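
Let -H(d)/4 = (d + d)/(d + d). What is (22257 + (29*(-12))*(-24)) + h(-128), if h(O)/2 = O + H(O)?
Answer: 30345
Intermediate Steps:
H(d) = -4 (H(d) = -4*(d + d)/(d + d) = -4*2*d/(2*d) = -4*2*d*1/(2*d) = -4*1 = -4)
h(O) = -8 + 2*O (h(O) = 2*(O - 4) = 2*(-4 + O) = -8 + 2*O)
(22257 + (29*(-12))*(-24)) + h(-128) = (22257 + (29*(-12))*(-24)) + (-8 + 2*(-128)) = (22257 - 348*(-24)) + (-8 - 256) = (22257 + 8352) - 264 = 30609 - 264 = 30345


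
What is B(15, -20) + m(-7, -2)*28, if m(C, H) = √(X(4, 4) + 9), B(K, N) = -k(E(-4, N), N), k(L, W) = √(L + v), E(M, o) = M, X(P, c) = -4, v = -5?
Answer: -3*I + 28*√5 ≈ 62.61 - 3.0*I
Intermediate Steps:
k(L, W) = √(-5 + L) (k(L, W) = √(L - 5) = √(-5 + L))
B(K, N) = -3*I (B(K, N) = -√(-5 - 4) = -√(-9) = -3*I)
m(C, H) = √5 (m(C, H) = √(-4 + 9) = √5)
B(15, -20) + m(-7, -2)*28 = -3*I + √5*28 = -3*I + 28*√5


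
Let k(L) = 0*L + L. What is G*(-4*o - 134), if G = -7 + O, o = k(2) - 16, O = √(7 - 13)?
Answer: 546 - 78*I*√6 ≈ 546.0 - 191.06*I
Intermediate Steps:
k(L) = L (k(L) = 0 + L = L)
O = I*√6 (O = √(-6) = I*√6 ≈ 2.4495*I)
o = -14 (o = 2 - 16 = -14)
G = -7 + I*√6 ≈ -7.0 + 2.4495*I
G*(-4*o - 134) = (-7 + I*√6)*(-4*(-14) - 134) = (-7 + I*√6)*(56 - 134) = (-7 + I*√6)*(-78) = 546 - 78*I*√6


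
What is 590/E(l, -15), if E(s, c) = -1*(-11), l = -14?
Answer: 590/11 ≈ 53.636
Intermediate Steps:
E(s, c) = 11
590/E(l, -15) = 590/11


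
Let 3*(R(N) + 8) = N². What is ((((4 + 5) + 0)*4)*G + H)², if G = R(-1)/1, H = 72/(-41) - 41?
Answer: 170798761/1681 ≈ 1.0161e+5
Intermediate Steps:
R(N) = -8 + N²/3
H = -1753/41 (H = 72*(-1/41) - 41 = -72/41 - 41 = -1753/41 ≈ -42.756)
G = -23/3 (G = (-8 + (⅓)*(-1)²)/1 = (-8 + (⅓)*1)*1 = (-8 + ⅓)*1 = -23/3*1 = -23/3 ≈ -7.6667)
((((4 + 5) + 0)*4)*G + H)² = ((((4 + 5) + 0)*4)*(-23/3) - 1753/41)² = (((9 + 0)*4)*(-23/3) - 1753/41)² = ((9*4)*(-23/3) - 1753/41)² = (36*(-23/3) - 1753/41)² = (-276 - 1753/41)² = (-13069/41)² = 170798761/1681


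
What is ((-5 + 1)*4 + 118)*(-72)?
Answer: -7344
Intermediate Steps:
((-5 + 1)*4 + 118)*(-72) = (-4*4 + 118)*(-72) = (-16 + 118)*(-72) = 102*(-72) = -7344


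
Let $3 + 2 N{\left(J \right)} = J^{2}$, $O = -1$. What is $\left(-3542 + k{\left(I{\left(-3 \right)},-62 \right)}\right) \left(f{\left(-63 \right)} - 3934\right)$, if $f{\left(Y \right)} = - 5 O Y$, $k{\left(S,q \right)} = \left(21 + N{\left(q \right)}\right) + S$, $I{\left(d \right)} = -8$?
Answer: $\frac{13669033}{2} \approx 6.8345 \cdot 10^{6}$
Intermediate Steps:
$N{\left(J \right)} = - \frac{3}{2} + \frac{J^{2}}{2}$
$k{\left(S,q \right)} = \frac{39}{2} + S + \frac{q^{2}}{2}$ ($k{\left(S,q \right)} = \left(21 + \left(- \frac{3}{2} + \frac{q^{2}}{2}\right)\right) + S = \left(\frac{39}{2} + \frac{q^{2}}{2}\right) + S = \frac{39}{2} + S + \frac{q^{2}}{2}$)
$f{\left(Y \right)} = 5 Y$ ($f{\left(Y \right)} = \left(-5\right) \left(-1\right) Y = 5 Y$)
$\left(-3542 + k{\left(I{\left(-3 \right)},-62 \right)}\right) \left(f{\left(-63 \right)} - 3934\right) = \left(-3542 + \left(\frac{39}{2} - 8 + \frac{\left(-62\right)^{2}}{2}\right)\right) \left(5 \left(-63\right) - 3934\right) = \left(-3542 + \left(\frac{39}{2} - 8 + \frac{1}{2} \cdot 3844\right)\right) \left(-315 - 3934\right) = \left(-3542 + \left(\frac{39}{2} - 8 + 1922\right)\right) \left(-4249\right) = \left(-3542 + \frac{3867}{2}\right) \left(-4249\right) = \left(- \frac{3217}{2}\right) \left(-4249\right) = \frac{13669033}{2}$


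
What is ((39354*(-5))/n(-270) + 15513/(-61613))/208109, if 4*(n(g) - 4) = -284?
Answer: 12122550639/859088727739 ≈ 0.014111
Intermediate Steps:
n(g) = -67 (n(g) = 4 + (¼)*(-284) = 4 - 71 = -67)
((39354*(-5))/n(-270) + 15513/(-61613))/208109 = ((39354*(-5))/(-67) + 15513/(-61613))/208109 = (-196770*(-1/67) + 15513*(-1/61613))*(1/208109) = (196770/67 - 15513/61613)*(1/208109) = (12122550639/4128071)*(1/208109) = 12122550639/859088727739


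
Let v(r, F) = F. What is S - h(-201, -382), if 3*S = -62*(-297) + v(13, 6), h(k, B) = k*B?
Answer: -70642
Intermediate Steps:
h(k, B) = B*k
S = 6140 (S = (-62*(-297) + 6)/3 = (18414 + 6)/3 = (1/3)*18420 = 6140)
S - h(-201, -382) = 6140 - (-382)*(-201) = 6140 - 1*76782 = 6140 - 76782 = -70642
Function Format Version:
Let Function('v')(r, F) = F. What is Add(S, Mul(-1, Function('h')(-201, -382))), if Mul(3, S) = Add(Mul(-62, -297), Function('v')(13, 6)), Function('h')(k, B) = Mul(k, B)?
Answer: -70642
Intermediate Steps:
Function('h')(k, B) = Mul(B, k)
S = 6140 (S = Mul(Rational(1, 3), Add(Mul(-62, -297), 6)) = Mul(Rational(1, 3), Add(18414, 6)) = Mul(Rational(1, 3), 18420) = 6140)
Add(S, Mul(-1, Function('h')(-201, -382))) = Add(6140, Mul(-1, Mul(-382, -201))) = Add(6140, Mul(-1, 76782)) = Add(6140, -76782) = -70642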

#####

WORK ORDER: Your task is to retype all of the lines above exactly.

EXERCISE RESPONSE:
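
Let -H(d)/4 = (d + d)/(d + d). What is (22257 + (29*(-12))*(-24)) + h(-128), if h(O)/2 = O + H(O)?
Answer: 30345
Intermediate Steps:
H(d) = -4 (H(d) = -4*(d + d)/(d + d) = -4*2*d/(2*d) = -4*2*d*1/(2*d) = -4*1 = -4)
h(O) = -8 + 2*O (h(O) = 2*(O - 4) = 2*(-4 + O) = -8 + 2*O)
(22257 + (29*(-12))*(-24)) + h(-128) = (22257 + (29*(-12))*(-24)) + (-8 + 2*(-128)) = (22257 - 348*(-24)) + (-8 - 256) = (22257 + 8352) - 264 = 30609 - 264 = 30345


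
What is B(15, -20) + m(-7, -2)*28, if m(C, H) = √(X(4, 4) + 9), B(K, N) = -k(E(-4, N), N), k(L, W) = √(L + v), E(M, o) = M, X(P, c) = -4, v = -5?
Answer: -3*I + 28*√5 ≈ 62.61 - 3.0*I
Intermediate Steps:
k(L, W) = √(-5 + L) (k(L, W) = √(L - 5) = √(-5 + L))
B(K, N) = -3*I (B(K, N) = -√(-5 - 4) = -√(-9) = -3*I)
m(C, H) = √5 (m(C, H) = √(-4 + 9) = √5)
B(15, -20) + m(-7, -2)*28 = -3*I + √5*28 = -3*I + 28*√5


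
Let k(L) = 0*L + L. What is G*(-4*o - 134), if G = -7 + O, o = k(2) - 16, O = √(7 - 13)?
Answer: 546 - 78*I*√6 ≈ 546.0 - 191.06*I
Intermediate Steps:
k(L) = L (k(L) = 0 + L = L)
O = I*√6 (O = √(-6) = I*√6 ≈ 2.4495*I)
o = -14 (o = 2 - 16 = -14)
G = -7 + I*√6 ≈ -7.0 + 2.4495*I
G*(-4*o - 134) = (-7 + I*√6)*(-4*(-14) - 134) = (-7 + I*√6)*(56 - 134) = (-7 + I*√6)*(-78) = 546 - 78*I*√6


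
What is 590/E(l, -15), if E(s, c) = -1*(-11), l = -14?
Answer: 590/11 ≈ 53.636
Intermediate Steps:
E(s, c) = 11
590/E(l, -15) = 590/11


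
Let 3*(R(N) + 8) = N². What is ((((4 + 5) + 0)*4)*G + H)², if G = R(-1)/1, H = 72/(-41) - 41?
Answer: 170798761/1681 ≈ 1.0161e+5
Intermediate Steps:
R(N) = -8 + N²/3
H = -1753/41 (H = 72*(-1/41) - 41 = -72/41 - 41 = -1753/41 ≈ -42.756)
G = -23/3 (G = (-8 + (⅓)*(-1)²)/1 = (-8 + (⅓)*1)*1 = (-8 + ⅓)*1 = -23/3*1 = -23/3 ≈ -7.6667)
((((4 + 5) + 0)*4)*G + H)² = ((((4 + 5) + 0)*4)*(-23/3) - 1753/41)² = (((9 + 0)*4)*(-23/3) - 1753/41)² = ((9*4)*(-23/3) - 1753/41)² = (36*(-23/3) - 1753/41)² = (-276 - 1753/41)² = (-13069/41)² = 170798761/1681


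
What is ((-5 + 1)*4 + 118)*(-72)?
Answer: -7344
Intermediate Steps:
((-5 + 1)*4 + 118)*(-72) = (-4*4 + 118)*(-72) = (-16 + 118)*(-72) = 102*(-72) = -7344


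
Let $3 + 2 N{\left(J \right)} = J^{2}$, $O = -1$. What is $\left(-3542 + k{\left(I{\left(-3 \right)},-62 \right)}\right) \left(f{\left(-63 \right)} - 3934\right)$, if $f{\left(Y \right)} = - 5 O Y$, $k{\left(S,q \right)} = \left(21 + N{\left(q \right)}\right) + S$, $I{\left(d \right)} = -8$?
Answer: $\frac{13669033}{2} \approx 6.8345 \cdot 10^{6}$
Intermediate Steps:
$N{\left(J \right)} = - \frac{3}{2} + \frac{J^{2}}{2}$
$k{\left(S,q \right)} = \frac{39}{2} + S + \frac{q^{2}}{2}$ ($k{\left(S,q \right)} = \left(21 + \left(- \frac{3}{2} + \frac{q^{2}}{2}\right)\right) + S = \left(\frac{39}{2} + \frac{q^{2}}{2}\right) + S = \frac{39}{2} + S + \frac{q^{2}}{2}$)
$f{\left(Y \right)} = 5 Y$ ($f{\left(Y \right)} = \left(-5\right) \left(-1\right) Y = 5 Y$)
$\left(-3542 + k{\left(I{\left(-3 \right)},-62 \right)}\right) \left(f{\left(-63 \right)} - 3934\right) = \left(-3542 + \left(\frac{39}{2} - 8 + \frac{\left(-62\right)^{2}}{2}\right)\right) \left(5 \left(-63\right) - 3934\right) = \left(-3542 + \left(\frac{39}{2} - 8 + \frac{1}{2} \cdot 3844\right)\right) \left(-315 - 3934\right) = \left(-3542 + \left(\frac{39}{2} - 8 + 1922\right)\right) \left(-4249\right) = \left(-3542 + \frac{3867}{2}\right) \left(-4249\right) = \left(- \frac{3217}{2}\right) \left(-4249\right) = \frac{13669033}{2}$


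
What is ((39354*(-5))/n(-270) + 15513/(-61613))/208109, if 4*(n(g) - 4) = -284?
Answer: 12122550639/859088727739 ≈ 0.014111
Intermediate Steps:
n(g) = -67 (n(g) = 4 + (¼)*(-284) = 4 - 71 = -67)
((39354*(-5))/n(-270) + 15513/(-61613))/208109 = ((39354*(-5))/(-67) + 15513/(-61613))/208109 = (-196770*(-1/67) + 15513*(-1/61613))*(1/208109) = (196770/67 - 15513/61613)*(1/208109) = (12122550639/4128071)*(1/208109) = 12122550639/859088727739


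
Let v(r, F) = F. What is S - h(-201, -382), if 3*S = -62*(-297) + v(13, 6), h(k, B) = k*B?
Answer: -70642
Intermediate Steps:
h(k, B) = B*k
S = 6140 (S = (-62*(-297) + 6)/3 = (18414 + 6)/3 = (1/3)*18420 = 6140)
S - h(-201, -382) = 6140 - (-382)*(-201) = 6140 - 1*76782 = 6140 - 76782 = -70642
Function Format Version:
Let Function('v')(r, F) = F. What is Add(S, Mul(-1, Function('h')(-201, -382))), if Mul(3, S) = Add(Mul(-62, -297), Function('v')(13, 6)), Function('h')(k, B) = Mul(k, B)?
Answer: -70642
Intermediate Steps:
Function('h')(k, B) = Mul(B, k)
S = 6140 (S = Mul(Rational(1, 3), Add(Mul(-62, -297), 6)) = Mul(Rational(1, 3), Add(18414, 6)) = Mul(Rational(1, 3), 18420) = 6140)
Add(S, Mul(-1, Function('h')(-201, -382))) = Add(6140, Mul(-1, Mul(-382, -201))) = Add(6140, Mul(-1, 76782)) = Add(6140, -76782) = -70642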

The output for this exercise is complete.